[Saved entries]

■ ■ ■

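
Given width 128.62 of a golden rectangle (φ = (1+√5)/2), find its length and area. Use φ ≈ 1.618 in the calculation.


φ = (1 + √5) / 2 ≈ 1.618
Length = width × φ = 128.62 × 1.618 = 208.10716
≈ 208.11
Area = width × length = 128.62 × 208.10716 = 26766.7429192 ≈ 26766.74
= Length: 208.11, Area: 26766.74

Length: 208.11, Area: 26766.74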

■ ■ ■

▶ [REQUIRED ACTION]
Retype every entry exactly.

▶ [REPLY]
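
Given width 128.62 of a golden rectangle (φ = (1+√5)/2), find its length and area. Use φ ≈ 1.618 in the calculation.


φ = (1 + √5) / 2 ≈ 1.618
Length = width × φ = 128.62 × 1.618 = 208.10716
≈ 208.11
Area = width × length = 128.62 × 208.10716 = 26766.7429192 ≈ 26766.74
= Length: 208.11, Area: 26766.74

Length: 208.11, Area: 26766.74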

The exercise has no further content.